TASK TO CARRY OUT -> Some lines of these records may hold the word "Apply"; state how many, using only the number.

Dataset records:
┄┄┄┄┄┄┄┄┄┄┄┄┄┄┄┄┄┄┄┄

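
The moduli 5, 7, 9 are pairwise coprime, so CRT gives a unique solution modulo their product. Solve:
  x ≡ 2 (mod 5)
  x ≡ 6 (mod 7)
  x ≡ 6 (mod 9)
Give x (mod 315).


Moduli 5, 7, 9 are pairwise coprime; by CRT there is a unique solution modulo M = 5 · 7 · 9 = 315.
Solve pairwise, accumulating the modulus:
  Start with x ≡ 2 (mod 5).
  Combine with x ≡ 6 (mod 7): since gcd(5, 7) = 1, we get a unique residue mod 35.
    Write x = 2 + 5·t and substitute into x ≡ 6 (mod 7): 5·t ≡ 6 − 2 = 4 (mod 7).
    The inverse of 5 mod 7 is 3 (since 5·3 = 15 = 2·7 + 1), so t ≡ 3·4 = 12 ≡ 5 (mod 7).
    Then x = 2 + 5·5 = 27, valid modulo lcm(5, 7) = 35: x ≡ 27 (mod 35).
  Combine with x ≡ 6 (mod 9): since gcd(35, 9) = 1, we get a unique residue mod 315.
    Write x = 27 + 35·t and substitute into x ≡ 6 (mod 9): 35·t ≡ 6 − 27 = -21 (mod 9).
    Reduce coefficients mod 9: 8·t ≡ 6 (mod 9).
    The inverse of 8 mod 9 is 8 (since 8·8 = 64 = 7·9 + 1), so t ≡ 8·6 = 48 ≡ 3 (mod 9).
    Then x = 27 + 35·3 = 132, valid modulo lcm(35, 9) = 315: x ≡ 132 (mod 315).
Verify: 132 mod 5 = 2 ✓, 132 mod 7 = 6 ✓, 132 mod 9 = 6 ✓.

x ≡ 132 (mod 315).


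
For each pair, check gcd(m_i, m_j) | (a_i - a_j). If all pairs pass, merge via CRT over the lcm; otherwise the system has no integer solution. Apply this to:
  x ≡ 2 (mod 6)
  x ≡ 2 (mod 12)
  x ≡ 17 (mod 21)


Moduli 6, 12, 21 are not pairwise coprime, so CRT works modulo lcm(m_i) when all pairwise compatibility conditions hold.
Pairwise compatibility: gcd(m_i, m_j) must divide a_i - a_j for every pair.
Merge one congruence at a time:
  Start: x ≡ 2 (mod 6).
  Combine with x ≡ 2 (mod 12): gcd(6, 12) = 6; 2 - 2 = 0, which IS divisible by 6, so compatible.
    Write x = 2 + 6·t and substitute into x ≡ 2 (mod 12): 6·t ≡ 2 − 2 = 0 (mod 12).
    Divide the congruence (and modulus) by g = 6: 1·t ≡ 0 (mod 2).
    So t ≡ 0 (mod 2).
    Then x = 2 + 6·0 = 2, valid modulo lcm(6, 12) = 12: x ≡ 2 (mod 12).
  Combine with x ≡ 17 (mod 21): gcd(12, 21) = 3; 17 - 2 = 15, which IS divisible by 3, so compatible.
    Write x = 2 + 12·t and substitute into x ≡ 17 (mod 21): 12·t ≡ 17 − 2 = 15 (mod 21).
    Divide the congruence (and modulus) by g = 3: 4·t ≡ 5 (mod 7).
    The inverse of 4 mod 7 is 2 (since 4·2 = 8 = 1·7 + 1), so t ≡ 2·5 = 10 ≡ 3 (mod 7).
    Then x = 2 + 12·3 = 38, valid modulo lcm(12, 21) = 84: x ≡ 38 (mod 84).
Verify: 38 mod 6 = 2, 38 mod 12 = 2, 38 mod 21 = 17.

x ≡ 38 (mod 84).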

┄┄┄┄┄┄┄┄┄┄┄┄┄┄┄┄┄┄┄┄

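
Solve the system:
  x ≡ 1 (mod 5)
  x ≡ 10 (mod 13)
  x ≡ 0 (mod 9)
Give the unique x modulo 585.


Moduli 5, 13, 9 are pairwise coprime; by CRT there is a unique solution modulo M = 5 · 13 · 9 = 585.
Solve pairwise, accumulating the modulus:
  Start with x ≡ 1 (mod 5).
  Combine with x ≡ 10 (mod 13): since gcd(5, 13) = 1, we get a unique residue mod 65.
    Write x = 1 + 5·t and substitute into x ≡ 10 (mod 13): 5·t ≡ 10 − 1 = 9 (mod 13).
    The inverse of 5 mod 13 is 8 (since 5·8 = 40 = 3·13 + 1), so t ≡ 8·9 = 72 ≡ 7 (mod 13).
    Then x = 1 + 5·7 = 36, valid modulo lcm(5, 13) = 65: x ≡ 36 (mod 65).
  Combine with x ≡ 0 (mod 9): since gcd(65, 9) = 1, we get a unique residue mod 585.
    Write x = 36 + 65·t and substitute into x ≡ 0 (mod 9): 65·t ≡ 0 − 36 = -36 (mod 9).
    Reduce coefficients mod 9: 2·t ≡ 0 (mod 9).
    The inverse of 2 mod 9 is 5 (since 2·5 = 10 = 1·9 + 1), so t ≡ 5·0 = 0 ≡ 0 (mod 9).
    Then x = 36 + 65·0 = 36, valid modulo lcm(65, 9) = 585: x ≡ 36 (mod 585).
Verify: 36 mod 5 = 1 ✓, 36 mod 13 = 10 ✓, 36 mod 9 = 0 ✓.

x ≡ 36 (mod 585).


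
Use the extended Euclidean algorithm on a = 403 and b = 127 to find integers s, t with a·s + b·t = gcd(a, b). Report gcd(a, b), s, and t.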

┄┄┄┄┄┄┄┄┄┄┄┄┄┄┄┄┄┄┄┄

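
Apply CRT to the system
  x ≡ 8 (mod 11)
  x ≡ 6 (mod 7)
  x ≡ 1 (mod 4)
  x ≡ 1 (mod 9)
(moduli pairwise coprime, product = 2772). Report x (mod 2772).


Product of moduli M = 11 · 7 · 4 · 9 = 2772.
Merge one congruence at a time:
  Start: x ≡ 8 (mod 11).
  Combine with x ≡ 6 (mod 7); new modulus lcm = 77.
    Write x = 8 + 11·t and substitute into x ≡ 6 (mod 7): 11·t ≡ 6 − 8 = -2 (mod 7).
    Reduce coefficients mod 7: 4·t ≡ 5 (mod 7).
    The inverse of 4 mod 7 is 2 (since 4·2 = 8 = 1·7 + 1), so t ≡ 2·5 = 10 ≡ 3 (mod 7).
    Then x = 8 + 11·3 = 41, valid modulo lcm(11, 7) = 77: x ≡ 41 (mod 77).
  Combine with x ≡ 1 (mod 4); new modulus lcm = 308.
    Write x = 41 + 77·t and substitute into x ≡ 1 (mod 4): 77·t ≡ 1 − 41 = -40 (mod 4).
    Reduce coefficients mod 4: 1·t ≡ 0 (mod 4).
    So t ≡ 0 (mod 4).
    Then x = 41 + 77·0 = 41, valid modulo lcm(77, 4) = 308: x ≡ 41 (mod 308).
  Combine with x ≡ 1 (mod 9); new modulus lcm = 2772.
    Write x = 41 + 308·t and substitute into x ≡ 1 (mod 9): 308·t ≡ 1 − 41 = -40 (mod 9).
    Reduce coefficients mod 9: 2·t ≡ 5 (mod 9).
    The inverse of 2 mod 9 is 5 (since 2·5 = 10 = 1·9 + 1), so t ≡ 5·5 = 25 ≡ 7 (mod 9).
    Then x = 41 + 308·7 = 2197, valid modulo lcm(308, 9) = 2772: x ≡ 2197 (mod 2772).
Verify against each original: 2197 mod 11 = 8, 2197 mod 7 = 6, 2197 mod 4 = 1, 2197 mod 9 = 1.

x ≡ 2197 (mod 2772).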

┄┄┄┄┄┄┄┄┄┄┄┄┄┄┄┄┄┄┄┄

ANSWER -> 2